[Collected data entries]

######

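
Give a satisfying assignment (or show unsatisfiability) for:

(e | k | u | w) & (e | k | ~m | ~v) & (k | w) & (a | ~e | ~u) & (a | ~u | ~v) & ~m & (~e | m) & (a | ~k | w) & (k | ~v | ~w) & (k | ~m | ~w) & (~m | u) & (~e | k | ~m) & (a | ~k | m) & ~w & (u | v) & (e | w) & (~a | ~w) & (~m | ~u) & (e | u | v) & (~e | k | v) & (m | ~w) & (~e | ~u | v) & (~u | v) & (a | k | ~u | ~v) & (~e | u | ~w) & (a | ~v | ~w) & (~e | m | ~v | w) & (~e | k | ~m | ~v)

Case m = True:
  Clause (~m) is falsified — contradiction.
Case m = False:
  (~e | m) forces e = False.
  (~w) forces w = False.
  Clause (e | w) is falsified — contradiction.
Both cases fail, so the formula is unsatisfiable.

UNSATISFIABLE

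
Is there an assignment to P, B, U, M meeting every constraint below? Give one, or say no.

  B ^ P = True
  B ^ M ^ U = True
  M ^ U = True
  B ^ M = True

P = True, B = False, U = False, M = True

B ^ P = F ^ T = True ✓
B ^ M ^ U = F ^ T ^ F = True ✓
M ^ U = T ^ F = True ✓
B ^ M = F ^ T = True ✓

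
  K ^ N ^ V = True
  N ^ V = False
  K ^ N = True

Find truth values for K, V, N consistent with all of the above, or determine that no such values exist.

K = True; V = False; N = False

K ^ N ^ V = T ^ F ^ F = True ✓
N ^ V = F ^ F = False ✓
K ^ N = T ^ F = True ✓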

######

- **Task objective**
Copy the records above exactly as they appear.

- **Output for this task**
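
Give a satisfying assignment (or show unsatisfiability) for:

(e | k | u | w) & (e | k | ~m | ~v) & (k | w) & (a | ~e | ~u) & (a | ~u | ~v) & ~m & (~e | m) & (a | ~k | w) & (k | ~v | ~w) & (k | ~m | ~w) & (~m | u) & (~e | k | ~m) & (a | ~k | m) & ~w & (u | v) & (e | w) & (~a | ~w) & (~m | ~u) & (e | u | v) & (~e | k | v) & (m | ~w) & (~e | ~u | v) & (~u | v) & (a | k | ~u | ~v) & (~e | u | ~w) & (a | ~v | ~w) & (~e | m | ~v | w) & (~e | k | ~m | ~v)

Case m = True:
  Clause (~m) is falsified — contradiction.
Case m = False:
  (~e | m) forces e = False.
  (~w) forces w = False.
  Clause (e | w) is falsified — contradiction.
Both cases fail, so the formula is unsatisfiable.

UNSATISFIABLE

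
Is there an assignment to P, B, U, M meeting every constraint below? Give one, or say no.

  B ^ P = True
  B ^ M ^ U = True
  M ^ U = True
  B ^ M = True

P = True, B = False, U = False, M = True

B ^ P = F ^ T = True ✓
B ^ M ^ U = F ^ T ^ F = True ✓
M ^ U = T ^ F = True ✓
B ^ M = F ^ T = True ✓

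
  K ^ N ^ V = True
  N ^ V = False
  K ^ N = True

Find truth values for K, V, N consistent with all of the above, or determine that no such values exist.

K = True; V = False; N = False

K ^ N ^ V = T ^ F ^ F = True ✓
N ^ V = F ^ F = False ✓
K ^ N = T ^ F = True ✓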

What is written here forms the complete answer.